(INFORMATION SHOWN Opens)

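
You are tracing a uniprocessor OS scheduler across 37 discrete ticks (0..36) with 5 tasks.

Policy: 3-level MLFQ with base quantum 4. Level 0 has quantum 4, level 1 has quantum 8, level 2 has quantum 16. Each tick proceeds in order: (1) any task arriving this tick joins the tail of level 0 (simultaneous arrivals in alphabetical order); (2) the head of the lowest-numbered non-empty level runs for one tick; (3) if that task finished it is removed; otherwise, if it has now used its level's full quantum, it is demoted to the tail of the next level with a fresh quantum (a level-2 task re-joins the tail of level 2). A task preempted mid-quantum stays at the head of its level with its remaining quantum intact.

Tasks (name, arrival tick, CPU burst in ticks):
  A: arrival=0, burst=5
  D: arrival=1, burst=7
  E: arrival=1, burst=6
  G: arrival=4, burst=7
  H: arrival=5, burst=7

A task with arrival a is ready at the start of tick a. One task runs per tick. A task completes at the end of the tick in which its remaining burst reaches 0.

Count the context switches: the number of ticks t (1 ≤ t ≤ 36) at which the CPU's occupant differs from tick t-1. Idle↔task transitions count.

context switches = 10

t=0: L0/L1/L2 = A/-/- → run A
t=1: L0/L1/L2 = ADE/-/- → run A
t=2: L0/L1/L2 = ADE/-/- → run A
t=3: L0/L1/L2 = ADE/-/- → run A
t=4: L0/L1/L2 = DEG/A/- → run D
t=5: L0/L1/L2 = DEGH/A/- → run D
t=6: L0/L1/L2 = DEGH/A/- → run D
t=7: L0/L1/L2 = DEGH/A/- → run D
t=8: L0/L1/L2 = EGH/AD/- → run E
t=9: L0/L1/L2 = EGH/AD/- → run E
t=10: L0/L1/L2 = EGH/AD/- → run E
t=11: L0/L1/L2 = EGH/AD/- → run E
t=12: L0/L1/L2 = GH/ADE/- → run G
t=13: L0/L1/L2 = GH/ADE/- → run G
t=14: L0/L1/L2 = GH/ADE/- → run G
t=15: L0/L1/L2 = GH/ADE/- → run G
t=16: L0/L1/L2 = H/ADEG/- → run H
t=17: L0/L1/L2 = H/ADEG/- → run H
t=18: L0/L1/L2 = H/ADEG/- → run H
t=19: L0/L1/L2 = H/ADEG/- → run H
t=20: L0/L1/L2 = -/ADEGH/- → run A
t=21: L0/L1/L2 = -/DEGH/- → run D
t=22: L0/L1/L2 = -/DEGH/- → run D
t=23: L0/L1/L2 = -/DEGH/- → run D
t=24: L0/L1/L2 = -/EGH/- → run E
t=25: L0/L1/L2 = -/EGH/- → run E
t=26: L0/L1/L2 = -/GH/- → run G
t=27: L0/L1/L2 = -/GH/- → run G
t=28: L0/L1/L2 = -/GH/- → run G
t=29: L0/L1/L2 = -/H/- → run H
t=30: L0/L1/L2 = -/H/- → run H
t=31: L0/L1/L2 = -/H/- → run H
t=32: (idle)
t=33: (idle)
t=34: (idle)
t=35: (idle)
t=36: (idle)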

(INFORMATION SHOWN Closes)

Each line of the records above must be copied exactly.

— OUTPUT FOR THIS TASK —
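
You are tracing a uniprocessor OS scheduler across 37 discrete ticks (0..36) with 5 tasks.

Policy: 3-level MLFQ with base quantum 4. Level 0 has quantum 4, level 1 has quantum 8, level 2 has quantum 16. Each tick proceeds in order: (1) any task arriving this tick joins the tail of level 0 (simultaneous arrivals in alphabetical order); (2) the head of the lowest-numbered non-empty level runs for one tick; (3) if that task finished it is removed; otherwise, if it has now used its level's full quantum, it is demoted to the tail of the next level with a fresh quantum (a level-2 task re-joins the tail of level 2). A task preempted mid-quantum stays at the head of its level with its remaining quantum intact.

Tasks (name, arrival tick, CPU burst in ticks):
  A: arrival=0, burst=5
  D: arrival=1, burst=7
  E: arrival=1, burst=6
  G: arrival=4, burst=7
  H: arrival=5, burst=7

A task with arrival a is ready at the start of tick a. One task runs per tick. A task completes at the end of the tick in which its remaining burst reaches 0.

Count the context switches: the number of ticks t (1 ≤ t ≤ 36) at which the CPU's occupant differs from tick t-1. Idle↔task transitions count.

context switches = 10

t=0: L0/L1/L2 = A/-/- → run A
t=1: L0/L1/L2 = ADE/-/- → run A
t=2: L0/L1/L2 = ADE/-/- → run A
t=3: L0/L1/L2 = ADE/-/- → run A
t=4: L0/L1/L2 = DEG/A/- → run D
t=5: L0/L1/L2 = DEGH/A/- → run D
t=6: L0/L1/L2 = DEGH/A/- → run D
t=7: L0/L1/L2 = DEGH/A/- → run D
t=8: L0/L1/L2 = EGH/AD/- → run E
t=9: L0/L1/L2 = EGH/AD/- → run E
t=10: L0/L1/L2 = EGH/AD/- → run E
t=11: L0/L1/L2 = EGH/AD/- → run E
t=12: L0/L1/L2 = GH/ADE/- → run G
t=13: L0/L1/L2 = GH/ADE/- → run G
t=14: L0/L1/L2 = GH/ADE/- → run G
t=15: L0/L1/L2 = GH/ADE/- → run G
t=16: L0/L1/L2 = H/ADEG/- → run H
t=17: L0/L1/L2 = H/ADEG/- → run H
t=18: L0/L1/L2 = H/ADEG/- → run H
t=19: L0/L1/L2 = H/ADEG/- → run H
t=20: L0/L1/L2 = -/ADEGH/- → run A
t=21: L0/L1/L2 = -/DEGH/- → run D
t=22: L0/L1/L2 = -/DEGH/- → run D
t=23: L0/L1/L2 = -/DEGH/- → run D
t=24: L0/L1/L2 = -/EGH/- → run E
t=25: L0/L1/L2 = -/EGH/- → run E
t=26: L0/L1/L2 = -/GH/- → run G
t=27: L0/L1/L2 = -/GH/- → run G
t=28: L0/L1/L2 = -/GH/- → run G
t=29: L0/L1/L2 = -/H/- → run H
t=30: L0/L1/L2 = -/H/- → run H
t=31: L0/L1/L2 = -/H/- → run H
t=32: (idle)
t=33: (idle)
t=34: (idle)
t=35: (idle)
t=36: (idle)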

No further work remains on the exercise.